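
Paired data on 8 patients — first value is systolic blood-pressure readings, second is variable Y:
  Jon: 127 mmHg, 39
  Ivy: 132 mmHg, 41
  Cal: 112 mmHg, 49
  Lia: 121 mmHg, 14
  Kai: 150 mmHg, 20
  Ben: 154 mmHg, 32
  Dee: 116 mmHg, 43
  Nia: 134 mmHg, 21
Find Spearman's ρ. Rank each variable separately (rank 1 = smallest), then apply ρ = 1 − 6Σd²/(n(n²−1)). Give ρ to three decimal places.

-0.548

Ranks of variable 1: 4, 5, 1, 3, 7, 8, 2, 6
Ranks of variable 2: 5, 6, 8, 1, 2, 4, 7, 3
d = r₁ − r₂: -1, -1, -7, 2, 5, 4, -5, 3
d²: 1, 1, 49, 4, 25, 16, 25, 9; Σd² = 130
ρ = 1 − 6·130/(8·63) = 1 − 780/504 = -0.548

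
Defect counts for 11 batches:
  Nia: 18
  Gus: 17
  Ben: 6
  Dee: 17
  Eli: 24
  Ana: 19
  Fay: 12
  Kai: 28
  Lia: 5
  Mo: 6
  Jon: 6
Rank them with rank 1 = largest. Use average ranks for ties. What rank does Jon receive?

9

Sorted (descending): 28, 24, 19, 18, 17, 17, 12, 6, 6, 6, 5
The 2 values of 17 occupy positions 5–6 → average rank (5+6)/2 = 5.5.
The 3 values of 6 occupy positions 8–10 → average rank 9.
Jon has value 6 → rank 9.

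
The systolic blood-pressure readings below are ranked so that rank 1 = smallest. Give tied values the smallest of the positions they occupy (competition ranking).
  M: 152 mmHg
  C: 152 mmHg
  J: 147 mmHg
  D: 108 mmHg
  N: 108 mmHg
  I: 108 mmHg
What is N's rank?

1

Sorted (ascending): 108, 108, 108, 147, 152, 152
The 3 values of 108 occupy positions 1–3 → each gets rank 1.
The 2 values of 152 occupy positions 5–6 → each gets rank 5.
N has value 108 mmHg → rank 1.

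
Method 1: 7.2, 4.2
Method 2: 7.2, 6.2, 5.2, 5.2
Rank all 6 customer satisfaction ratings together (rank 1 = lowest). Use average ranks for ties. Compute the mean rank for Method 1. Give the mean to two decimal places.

3.25

Sorted (ascending): 4.2, 5.2, 5.2, 6.2, 7.2, 7.2
The 2 values of 5.2 occupy positions 2–3 → average rank (2+3)/2 = 2.5.
The 2 values of 7.2 occupy positions 5–6 → average rank (5+6)/2 = 5.5.
Method 1 values → pooled ranks: 7.2→5.5, 4.2→1
Mean rank = (5.5 + 1) / 2 = 3.25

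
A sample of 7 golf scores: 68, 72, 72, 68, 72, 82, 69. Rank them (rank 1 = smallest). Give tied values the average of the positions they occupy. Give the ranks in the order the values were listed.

1.5, 5, 5, 1.5, 5, 7, 3

Sorted (ascending): 68, 68, 69, 72, 72, 72, 82
The 2 values of 68 occupy positions 1–2 → average rank (1+2)/2 = 1.5.
The 3 values of 72 occupy positions 4–6 → average rank 5.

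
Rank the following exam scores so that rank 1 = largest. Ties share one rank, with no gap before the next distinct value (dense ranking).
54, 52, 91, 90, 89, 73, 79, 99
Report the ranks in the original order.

7, 8, 2, 3, 4, 6, 5, 1

Sorted (descending): 99, 91, 90, 89, 79, 73, 54, 52
No ties — each value takes its position as its rank.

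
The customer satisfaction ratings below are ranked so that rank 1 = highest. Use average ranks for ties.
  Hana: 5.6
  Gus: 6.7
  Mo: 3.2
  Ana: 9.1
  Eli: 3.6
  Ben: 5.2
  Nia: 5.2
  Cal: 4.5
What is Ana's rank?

Sorted (descending): 9.1, 6.7, 5.6, 5.2, 5.2, 4.5, 3.6, 3.2
The 2 values of 5.2 occupy positions 4–5 → average rank (4+5)/2 = 4.5.
Ana has value 9.1 → rank 1.

1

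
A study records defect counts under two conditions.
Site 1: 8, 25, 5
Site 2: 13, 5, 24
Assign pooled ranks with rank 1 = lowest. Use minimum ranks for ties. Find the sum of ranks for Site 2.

Sorted (ascending): 5, 5, 8, 13, 24, 25
The 2 values of 5 occupy positions 1–2 → each gets rank 1.
Site 2 values → pooled ranks: 13→4, 5→1, 24→5
Rank sum = 4 + 1 + 5 = 10

10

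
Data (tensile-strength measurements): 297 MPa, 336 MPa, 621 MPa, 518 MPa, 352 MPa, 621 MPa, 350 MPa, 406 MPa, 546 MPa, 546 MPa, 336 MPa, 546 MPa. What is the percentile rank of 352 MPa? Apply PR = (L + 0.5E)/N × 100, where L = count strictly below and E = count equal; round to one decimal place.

N = 12.
Strictly below 352: 4. Equal to 352: 1.
PR = (4 + 0.5·1)/12 × 100 = 37.5

37.5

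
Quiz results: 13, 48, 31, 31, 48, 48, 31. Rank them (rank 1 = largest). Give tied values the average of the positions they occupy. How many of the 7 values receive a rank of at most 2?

Sorted (descending): 48, 48, 48, 31, 31, 31, 13
The 3 values of 48 occupy positions 1–3 → average rank 2.
The 3 values of 31 occupy positions 4–6 → average rank 5.
Ranks ≤ 2: {2, 2, 2} → 3 values.

3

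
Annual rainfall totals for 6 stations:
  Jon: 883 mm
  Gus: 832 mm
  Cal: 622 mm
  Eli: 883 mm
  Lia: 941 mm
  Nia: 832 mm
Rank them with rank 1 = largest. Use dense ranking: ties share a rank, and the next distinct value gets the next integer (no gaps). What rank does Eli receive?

Sorted (descending): 941, 883, 883, 832, 832, 622
The 2 values of 883 share dense rank 2.
The 2 values of 832 share dense rank 3.
Remaining distinct values take the next consecutive integers.
Eli has value 883 mm → rank 2.

2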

====

▶ [THE PROBLEM] Scan the material for lines with the word "counts", and copy each line you find.

▶ [PROBLEM SOLUTION]
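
Defect counts for 11 batches:
A study records defect counts under two conditions.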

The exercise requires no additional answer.